═══ Dataset records ═══

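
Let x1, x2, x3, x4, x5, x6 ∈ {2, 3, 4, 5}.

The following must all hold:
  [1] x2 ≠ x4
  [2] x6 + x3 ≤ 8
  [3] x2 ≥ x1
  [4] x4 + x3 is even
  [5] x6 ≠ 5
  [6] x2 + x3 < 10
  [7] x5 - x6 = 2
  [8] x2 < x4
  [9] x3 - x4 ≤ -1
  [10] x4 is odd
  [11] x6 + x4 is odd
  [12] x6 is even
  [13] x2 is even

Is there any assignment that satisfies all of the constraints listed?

Satisfiable

Setting (x1, x2, x3, x4, x5, x6) = (4, 4, 3, 5, 4, 2) satisfies everything: constraint 2: x6 + x3 = 5; constraint 6: x2 + x3 = 7, and the others follow.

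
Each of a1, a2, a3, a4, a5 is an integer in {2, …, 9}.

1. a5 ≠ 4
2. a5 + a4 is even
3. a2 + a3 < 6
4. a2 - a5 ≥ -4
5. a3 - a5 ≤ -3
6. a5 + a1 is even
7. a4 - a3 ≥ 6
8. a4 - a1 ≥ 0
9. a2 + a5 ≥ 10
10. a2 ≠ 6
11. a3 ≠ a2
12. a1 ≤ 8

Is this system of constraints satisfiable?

Satisfiable

Take a1 = 7, a2 = 3, a3 = 2, a4 = 9, a5 = 7. Then constraint 3: a2 + a3 = 5; constraint 4: a2 - a5 = -4, and every other listed constraint is also met.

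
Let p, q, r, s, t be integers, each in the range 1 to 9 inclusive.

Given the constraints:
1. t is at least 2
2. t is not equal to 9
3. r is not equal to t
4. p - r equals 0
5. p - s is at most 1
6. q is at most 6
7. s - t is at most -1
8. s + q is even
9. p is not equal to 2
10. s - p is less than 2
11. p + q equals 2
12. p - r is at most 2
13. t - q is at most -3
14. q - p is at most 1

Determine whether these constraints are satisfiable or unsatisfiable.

Constraints 5, 7, 13, and 14 give t − s ≥ 1, s − p ≥ -1, p − q ≥ -1, q − t ≥ 3.
Adding all 4 inequalities: the left sides telescope to 0, and the right sides sum to 1 + (-1) + (-1) + 3 = 2. So 0 ≥ 2, which is false.

Unsatisfiable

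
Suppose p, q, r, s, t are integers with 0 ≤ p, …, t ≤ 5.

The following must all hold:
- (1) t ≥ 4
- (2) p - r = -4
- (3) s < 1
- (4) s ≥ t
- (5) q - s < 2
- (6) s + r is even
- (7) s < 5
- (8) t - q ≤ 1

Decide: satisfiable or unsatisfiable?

From constraints 1 and 4: s ≥ t and t ≥ 4, so s ≥ 4. From constraint 3: s ≤ 0. But 0 < 4, so no value of s works.

Unsatisfiable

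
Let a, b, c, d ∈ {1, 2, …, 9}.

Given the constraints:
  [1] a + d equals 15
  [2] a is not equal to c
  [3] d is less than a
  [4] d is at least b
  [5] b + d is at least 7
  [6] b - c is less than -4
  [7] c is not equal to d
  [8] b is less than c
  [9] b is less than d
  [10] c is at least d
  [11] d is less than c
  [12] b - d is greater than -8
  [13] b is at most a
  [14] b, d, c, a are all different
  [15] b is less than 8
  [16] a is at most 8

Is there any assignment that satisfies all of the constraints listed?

One satisfying assignment is a = 8, b = 2, c = 9, d = 7.
For the less obvious constraints — constraint 1: a + d = 15; constraint 5: b + d = 9; constraint 6: b - c = -7 — and the others hold by inspection.

Satisfiable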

═══

The lines above should be duplicated exactly.

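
Let x1, x2, x3, x4, x5, x6 ∈ {2, 3, 4, 5}.

The following must all hold:
  [1] x2 ≠ x4
  [2] x6 + x3 ≤ 8
  [3] x2 ≥ x1
  [4] x4 + x3 is even
  [5] x6 ≠ 5
  [6] x2 + x3 < 10
  [7] x5 - x6 = 2
  [8] x2 < x4
  [9] x3 - x4 ≤ -1
  [10] x4 is odd
  [11] x6 + x4 is odd
  [12] x6 is even
  [13] x2 is even

Is there any assignment that satisfies all of the constraints listed?

Satisfiable

Setting (x1, x2, x3, x4, x5, x6) = (4, 4, 3, 5, 4, 2) satisfies everything: constraint 2: x6 + x3 = 5; constraint 6: x2 + x3 = 7, and the others follow.

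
Each of a1, a2, a3, a4, a5 is an integer in {2, …, 9}.

1. a5 ≠ 4
2. a5 + a4 is even
3. a2 + a3 < 6
4. a2 - a5 ≥ -4
5. a3 - a5 ≤ -3
6. a5 + a1 is even
7. a4 - a3 ≥ 6
8. a4 - a1 ≥ 0
9. a2 + a5 ≥ 10
10. a2 ≠ 6
11. a3 ≠ a2
12. a1 ≤ 8

Is this system of constraints satisfiable?

Satisfiable

Take a1 = 7, a2 = 3, a3 = 2, a4 = 9, a5 = 7. Then constraint 3: a2 + a3 = 5; constraint 4: a2 - a5 = -4, and every other listed constraint is also met.

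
Let p, q, r, s, t be integers, each in the range 1 to 9 inclusive.

Given the constraints:
1. t is at least 2
2. t is not equal to 9
3. r is not equal to t
4. p - r equals 0
5. p - s is at most 1
6. q is at most 6
7. s - t is at most -1
8. s + q is even
9. p is not equal to 2
10. s - p is less than 2
11. p + q equals 2
12. p - r is at most 2
13. t - q is at most -3
14. q - p is at most 1

Determine whether these constraints are satisfiable or unsatisfiable.

Constraints 5, 7, 13, and 14 give t − s ≥ 1, s − p ≥ -1, p − q ≥ -1, q − t ≥ 3.
Adding all 4 inequalities: the left sides telescope to 0, and the right sides sum to 1 + (-1) + (-1) + 3 = 2. So 0 ≥ 2, which is false.

Unsatisfiable

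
Suppose p, q, r, s, t are integers with 0 ≤ p, …, t ≤ 5.

The following must all hold:
- (1) t ≥ 4
- (2) p - r = -4
- (3) s < 1
- (4) s ≥ t
- (5) q - s < 2
- (6) s + r is even
- (7) s < 5
- (8) t - q ≤ 1

Decide: satisfiable or unsatisfiable?

From constraints 1 and 4: s ≥ t and t ≥ 4, so s ≥ 4. From constraint 3: s ≤ 0. But 0 < 4, so no value of s works.

Unsatisfiable

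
Let a, b, c, d ∈ {1, 2, …, 9}.

Given the constraints:
  [1] a + d equals 15
  [2] a is not equal to c
  [3] d is less than a
  [4] d is at least b
  [5] b + d is at least 7
  [6] b - c is less than -4
  [7] c is not equal to d
  [8] b is less than c
  [9] b is less than d
  [10] c is at least d
  [11] d is less than c
  [12] b - d is greater than -8
  [13] b is at most a
  [14] b, d, c, a are all different
  [15] b is less than 8
  [16] a is at most 8

Is there any assignment that satisfies all of the constraints listed?

One satisfying assignment is a = 8, b = 2, c = 9, d = 7.
For the less obvious constraints — constraint 1: a + d = 15; constraint 5: b + d = 9; constraint 6: b - c = -7 — and the others hold by inspection.

Satisfiable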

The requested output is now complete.